ACTIVITY: The lines from the start of the records through the one containing "Grid: 7×10 cells." are to be restated word for word; please include both ends.

DATA EXCERPTS:
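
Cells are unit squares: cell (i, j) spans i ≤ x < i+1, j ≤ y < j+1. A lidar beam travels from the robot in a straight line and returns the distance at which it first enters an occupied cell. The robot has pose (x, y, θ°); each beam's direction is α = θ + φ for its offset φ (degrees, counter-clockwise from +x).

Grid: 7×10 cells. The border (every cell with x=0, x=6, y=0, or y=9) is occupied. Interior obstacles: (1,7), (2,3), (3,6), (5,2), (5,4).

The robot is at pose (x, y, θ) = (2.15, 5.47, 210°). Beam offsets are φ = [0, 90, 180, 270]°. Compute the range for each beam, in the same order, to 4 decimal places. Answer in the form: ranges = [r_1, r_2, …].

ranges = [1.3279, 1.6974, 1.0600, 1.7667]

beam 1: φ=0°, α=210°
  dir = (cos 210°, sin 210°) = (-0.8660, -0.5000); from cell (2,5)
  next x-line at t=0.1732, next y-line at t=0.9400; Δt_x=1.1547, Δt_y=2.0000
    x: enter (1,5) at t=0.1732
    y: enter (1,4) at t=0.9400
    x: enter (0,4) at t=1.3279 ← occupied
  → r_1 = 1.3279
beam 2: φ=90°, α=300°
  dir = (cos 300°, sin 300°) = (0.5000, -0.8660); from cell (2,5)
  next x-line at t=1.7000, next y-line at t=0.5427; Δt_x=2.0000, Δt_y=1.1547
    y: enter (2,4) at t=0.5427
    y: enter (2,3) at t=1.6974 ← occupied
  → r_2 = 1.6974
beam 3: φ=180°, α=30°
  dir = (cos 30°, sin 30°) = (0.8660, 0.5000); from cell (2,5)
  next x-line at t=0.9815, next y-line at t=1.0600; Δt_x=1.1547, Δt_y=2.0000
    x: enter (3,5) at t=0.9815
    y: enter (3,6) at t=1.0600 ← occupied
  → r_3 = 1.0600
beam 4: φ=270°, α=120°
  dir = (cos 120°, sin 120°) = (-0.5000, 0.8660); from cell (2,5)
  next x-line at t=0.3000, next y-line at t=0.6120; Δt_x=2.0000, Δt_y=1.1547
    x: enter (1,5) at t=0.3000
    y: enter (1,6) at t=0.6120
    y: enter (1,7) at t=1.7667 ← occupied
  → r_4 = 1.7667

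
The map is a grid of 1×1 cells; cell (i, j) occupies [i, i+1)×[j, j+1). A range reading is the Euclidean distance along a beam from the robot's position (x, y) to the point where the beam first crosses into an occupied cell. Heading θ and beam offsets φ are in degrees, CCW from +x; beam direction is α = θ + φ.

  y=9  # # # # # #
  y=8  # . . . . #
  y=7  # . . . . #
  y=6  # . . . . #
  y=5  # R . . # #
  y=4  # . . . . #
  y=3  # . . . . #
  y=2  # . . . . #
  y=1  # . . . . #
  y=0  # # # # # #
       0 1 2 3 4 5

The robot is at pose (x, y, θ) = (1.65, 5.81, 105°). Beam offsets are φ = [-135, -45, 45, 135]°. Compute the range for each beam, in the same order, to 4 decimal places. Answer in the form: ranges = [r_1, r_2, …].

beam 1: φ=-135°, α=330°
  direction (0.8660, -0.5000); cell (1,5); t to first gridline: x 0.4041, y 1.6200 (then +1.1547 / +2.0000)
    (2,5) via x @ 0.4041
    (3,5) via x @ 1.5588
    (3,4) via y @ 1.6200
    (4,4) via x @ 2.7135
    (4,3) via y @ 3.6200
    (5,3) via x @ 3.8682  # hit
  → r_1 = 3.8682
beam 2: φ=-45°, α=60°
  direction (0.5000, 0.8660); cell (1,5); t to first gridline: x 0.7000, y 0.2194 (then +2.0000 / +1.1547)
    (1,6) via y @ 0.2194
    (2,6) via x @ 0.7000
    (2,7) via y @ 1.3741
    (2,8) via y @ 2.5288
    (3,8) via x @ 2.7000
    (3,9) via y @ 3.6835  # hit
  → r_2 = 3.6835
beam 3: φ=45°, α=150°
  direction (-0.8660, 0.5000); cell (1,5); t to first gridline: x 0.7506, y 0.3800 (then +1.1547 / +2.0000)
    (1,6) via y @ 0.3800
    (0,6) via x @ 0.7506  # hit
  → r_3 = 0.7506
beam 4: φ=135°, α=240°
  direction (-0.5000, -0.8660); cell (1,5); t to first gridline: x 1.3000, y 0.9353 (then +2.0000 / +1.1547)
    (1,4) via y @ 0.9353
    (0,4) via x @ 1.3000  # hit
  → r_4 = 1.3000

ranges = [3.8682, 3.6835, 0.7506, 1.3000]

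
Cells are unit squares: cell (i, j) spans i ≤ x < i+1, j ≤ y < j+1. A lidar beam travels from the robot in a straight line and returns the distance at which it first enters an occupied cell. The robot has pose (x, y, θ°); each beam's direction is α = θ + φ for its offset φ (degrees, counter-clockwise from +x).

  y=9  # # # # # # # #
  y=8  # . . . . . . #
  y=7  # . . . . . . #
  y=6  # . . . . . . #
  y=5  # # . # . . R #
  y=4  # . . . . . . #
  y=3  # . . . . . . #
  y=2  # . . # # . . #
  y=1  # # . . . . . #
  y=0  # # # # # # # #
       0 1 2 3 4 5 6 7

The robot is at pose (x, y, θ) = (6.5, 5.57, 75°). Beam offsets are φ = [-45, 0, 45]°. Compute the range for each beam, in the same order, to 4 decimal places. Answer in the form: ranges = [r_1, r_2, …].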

TASK RESPONSE:
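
Cells are unit squares: cell (i, j) spans i ≤ x < i+1, j ≤ y < j+1. A lidar beam travels from the robot in a straight line and returns the distance at which it first enters an occupied cell. The robot has pose (x, y, θ°); each beam's direction is α = θ + φ for its offset φ (degrees, counter-clockwise from +x).

Grid: 7×10 cells. The border (every cell with x=0, x=6, y=0, or y=9) is occupied. Interior obstacles: (1,7), (2,3), (3,6), (5,2), (5,4).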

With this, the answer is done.